**What is being asked:** Set down exactly the lines from the one containing "Find the thermal" through the last line of the data below, and no others.

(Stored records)
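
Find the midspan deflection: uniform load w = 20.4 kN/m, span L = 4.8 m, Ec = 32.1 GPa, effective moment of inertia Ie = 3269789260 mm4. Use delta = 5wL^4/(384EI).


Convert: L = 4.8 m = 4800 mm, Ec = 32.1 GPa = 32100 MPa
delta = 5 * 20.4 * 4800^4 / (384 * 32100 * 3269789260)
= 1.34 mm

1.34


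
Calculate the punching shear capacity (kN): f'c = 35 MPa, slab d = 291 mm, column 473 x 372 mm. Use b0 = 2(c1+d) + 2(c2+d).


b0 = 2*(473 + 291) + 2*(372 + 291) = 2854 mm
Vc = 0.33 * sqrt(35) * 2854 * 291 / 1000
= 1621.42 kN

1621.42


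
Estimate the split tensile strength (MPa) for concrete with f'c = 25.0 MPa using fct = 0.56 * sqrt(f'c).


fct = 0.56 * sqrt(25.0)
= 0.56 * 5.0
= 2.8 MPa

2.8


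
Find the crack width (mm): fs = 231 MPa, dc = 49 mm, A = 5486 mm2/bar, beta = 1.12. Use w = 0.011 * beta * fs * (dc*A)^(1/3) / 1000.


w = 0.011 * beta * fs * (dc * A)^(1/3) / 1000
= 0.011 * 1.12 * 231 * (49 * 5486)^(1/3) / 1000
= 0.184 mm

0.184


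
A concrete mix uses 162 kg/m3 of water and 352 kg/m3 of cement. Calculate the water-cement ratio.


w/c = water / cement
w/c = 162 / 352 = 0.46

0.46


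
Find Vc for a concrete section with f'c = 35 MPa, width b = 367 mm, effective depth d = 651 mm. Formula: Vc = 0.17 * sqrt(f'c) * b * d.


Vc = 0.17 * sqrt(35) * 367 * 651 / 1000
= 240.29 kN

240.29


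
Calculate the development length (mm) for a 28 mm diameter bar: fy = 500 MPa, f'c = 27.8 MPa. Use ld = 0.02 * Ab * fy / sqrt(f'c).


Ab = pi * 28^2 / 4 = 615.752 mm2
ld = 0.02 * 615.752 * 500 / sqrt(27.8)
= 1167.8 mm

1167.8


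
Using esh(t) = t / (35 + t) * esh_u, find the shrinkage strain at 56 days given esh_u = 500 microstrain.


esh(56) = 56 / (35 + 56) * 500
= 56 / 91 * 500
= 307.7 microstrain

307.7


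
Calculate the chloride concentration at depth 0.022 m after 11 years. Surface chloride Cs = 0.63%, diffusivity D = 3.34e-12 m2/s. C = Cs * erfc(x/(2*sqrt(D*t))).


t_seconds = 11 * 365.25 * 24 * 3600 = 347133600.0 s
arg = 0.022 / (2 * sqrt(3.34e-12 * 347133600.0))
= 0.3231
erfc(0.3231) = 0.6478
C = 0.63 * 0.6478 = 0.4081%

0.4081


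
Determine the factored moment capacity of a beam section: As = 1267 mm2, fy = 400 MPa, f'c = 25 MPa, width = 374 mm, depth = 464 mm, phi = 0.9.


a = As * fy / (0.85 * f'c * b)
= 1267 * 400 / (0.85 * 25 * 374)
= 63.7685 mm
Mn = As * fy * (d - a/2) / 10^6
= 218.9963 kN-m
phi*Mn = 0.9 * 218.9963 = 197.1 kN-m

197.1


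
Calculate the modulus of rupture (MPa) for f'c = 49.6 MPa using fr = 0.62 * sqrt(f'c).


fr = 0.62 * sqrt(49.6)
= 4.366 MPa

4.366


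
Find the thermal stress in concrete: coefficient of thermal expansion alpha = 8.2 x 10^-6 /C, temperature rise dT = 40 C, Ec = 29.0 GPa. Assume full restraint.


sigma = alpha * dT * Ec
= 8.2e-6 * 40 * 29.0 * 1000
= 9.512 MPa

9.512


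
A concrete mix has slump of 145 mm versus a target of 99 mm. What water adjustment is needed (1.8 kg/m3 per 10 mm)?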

**Result of this task:**
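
Find the thermal stress in concrete: coefficient of thermal expansion alpha = 8.2 x 10^-6 /C, temperature rise dT = 40 C, Ec = 29.0 GPa. Assume full restraint.


sigma = alpha * dT * Ec
= 8.2e-6 * 40 * 29.0 * 1000
= 9.512 MPa

9.512


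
A concrete mix has slump of 145 mm versus a target of 99 mm. What water adjustment is needed (1.8 kg/m3 per 10 mm)?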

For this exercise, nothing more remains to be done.